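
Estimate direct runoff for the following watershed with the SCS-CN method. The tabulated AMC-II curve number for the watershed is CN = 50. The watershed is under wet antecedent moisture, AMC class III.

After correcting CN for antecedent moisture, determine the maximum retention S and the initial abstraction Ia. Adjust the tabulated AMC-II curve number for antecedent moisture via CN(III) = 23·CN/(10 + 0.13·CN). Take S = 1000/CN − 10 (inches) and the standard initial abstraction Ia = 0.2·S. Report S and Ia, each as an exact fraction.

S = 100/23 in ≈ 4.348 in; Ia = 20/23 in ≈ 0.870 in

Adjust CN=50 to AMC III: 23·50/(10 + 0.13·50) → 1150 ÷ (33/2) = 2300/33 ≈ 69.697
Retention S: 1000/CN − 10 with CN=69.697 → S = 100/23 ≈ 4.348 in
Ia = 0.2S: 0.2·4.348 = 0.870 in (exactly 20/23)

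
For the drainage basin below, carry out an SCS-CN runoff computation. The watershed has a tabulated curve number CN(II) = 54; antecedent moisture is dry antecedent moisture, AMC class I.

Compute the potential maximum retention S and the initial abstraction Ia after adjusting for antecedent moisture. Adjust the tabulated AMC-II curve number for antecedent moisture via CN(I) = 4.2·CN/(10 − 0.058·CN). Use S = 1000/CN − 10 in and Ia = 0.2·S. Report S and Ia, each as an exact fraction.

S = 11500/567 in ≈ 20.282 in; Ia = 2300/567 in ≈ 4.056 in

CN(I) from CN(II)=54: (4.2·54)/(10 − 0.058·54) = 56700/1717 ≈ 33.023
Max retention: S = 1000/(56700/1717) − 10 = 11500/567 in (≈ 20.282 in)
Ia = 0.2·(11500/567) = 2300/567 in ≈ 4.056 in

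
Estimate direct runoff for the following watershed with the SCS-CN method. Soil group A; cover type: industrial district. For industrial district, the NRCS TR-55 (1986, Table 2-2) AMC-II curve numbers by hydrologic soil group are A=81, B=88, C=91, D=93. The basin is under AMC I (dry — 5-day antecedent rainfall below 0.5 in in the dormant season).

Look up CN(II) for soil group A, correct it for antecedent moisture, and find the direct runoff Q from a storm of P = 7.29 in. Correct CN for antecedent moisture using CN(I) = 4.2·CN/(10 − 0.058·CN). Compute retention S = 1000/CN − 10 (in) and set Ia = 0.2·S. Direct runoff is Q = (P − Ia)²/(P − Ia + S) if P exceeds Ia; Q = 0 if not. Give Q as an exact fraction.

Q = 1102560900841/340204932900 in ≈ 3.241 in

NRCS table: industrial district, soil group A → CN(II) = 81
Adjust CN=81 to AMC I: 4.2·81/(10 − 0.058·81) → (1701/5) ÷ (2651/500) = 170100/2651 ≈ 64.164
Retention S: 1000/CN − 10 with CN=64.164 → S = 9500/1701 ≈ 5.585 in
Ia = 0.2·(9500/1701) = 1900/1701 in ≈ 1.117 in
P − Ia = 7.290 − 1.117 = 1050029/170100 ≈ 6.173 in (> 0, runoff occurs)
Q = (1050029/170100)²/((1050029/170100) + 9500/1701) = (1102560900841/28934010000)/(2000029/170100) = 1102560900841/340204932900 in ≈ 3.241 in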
.....
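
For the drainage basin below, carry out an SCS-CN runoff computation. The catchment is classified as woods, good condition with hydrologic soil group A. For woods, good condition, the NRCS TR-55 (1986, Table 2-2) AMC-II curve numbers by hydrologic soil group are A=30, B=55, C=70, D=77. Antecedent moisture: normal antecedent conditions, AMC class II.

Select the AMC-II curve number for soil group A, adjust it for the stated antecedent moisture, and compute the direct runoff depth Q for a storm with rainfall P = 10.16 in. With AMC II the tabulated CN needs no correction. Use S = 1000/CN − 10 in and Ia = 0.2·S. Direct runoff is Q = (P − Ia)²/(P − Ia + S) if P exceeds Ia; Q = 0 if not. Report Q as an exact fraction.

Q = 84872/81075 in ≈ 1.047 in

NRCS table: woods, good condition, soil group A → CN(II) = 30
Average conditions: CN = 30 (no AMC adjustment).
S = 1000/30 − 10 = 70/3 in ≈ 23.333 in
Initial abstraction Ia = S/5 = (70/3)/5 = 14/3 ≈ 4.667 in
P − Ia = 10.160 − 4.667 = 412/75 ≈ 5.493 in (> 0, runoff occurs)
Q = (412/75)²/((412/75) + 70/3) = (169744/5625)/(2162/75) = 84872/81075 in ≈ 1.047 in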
.....
# Problem description
What is needed is every line of the records above that contains the word "hydrologic".

# Response area
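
Estimate direct runoff for the following watershed with the SCS-CN method. Soil group A; cover type: industrial district. For industrial district, the NRCS TR-55 (1986, Table 2-2) AMC-II curve numbers by hydrologic soil group are A=81, B=88, C=91, D=93. The basin is under AMC I (dry — 5-day antecedent rainfall below 0.5 in in the dormant season).
For the drainage basin below, carry out an SCS-CN runoff computation. The catchment is classified as woods, good condition with hydrologic soil group A. For woods, good condition, the NRCS TR-55 (1986, Table 2-2) AMC-II curve numbers by hydrologic soil group are A=30, B=55, C=70, D=77. Antecedent moisture: normal antecedent conditions, AMC class II.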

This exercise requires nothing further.